* [TASK INSTRUCTIONS] Return only the tail of the data below, word for word: the line with "A starship makes a four-stage" and each line after it through the final one.
--- ENTRIES PROVIDED Enclosed Below ---
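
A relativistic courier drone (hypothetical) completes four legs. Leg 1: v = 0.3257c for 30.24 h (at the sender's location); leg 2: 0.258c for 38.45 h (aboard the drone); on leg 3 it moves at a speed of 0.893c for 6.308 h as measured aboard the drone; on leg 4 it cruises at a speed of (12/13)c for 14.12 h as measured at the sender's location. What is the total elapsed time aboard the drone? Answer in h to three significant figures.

Leg 1: γ = 1/√(1 − 0.3257²) = 1/√0.8939 = 1.058; τ_1 = 30.24/1.058 = 28.59 h.
Leg 2: 38.45 h is already measured aboard the drone.
Leg 3: 6.308 h is already measured aboard the drone.
Leg 4: γ = 1/√(1 − (12/13)²) = 13/5 = 2.600; τ_4 = 14.12/2.600 = 5.431 h.
Total: 28.59 + 38.45 + 6.308 + 5.431 h.

τ = 78.8 h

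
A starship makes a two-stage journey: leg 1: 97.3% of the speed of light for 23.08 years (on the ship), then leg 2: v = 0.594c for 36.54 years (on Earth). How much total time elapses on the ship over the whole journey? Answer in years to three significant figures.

τ = 52.5 years

Leg 1: 23.08 years is already measured on the ship.
Leg 2: γ = 1/√(1 − 0.594²) = 1/√0.6472 = 1.243; τ_2 = 36.54/1.243 = 29.40 years.
Total: 23.08 + 29.40 years.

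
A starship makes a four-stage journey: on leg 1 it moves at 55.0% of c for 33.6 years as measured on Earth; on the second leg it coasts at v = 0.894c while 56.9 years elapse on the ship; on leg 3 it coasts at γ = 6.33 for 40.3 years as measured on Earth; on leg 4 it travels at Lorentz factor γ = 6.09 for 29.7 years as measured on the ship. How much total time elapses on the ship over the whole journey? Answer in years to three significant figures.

τ = 121 years

Leg 1: β = 0.550; γ = 1/√(1 − 0.550²) = 1/√0.6975 = 1.197; τ_1 = 33.6/1.197 = 28.06 years.
Leg 2: 56.9 years is already measured on the ship.
Leg 3: γ = 6.33; τ_3 = 40.3/6.330 = 6.367 years.
Leg 4: 29.7 years is already measured on the ship.
Total: 28.06 + 56.90 + 6.367 + 29.70 years.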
--- End of Enclosed ENTRIES PROVIDED ---
* [RESULT OF THE EXERCISE]
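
A starship makes a four-stage journey: on leg 1 it moves at 55.0% of c for 33.6 years as measured on Earth; on the second leg it coasts at v = 0.894c while 56.9 years elapse on the ship; on leg 3 it coasts at γ = 6.33 for 40.3 years as measured on Earth; on leg 4 it travels at Lorentz factor γ = 6.09 for 29.7 years as measured on the ship. How much total time elapses on the ship over the whole journey? Answer in years to three significant figures.

τ = 121 years

Leg 1: β = 0.550; γ = 1/√(1 − 0.550²) = 1/√0.6975 = 1.197; τ_1 = 33.6/1.197 = 28.06 years.
Leg 2: 56.9 years is already measured on the ship.
Leg 3: γ = 6.33; τ_3 = 40.3/6.330 = 6.367 years.
Leg 4: 29.7 years is already measured on the ship.
Total: 28.06 + 56.90 + 6.367 + 29.70 years.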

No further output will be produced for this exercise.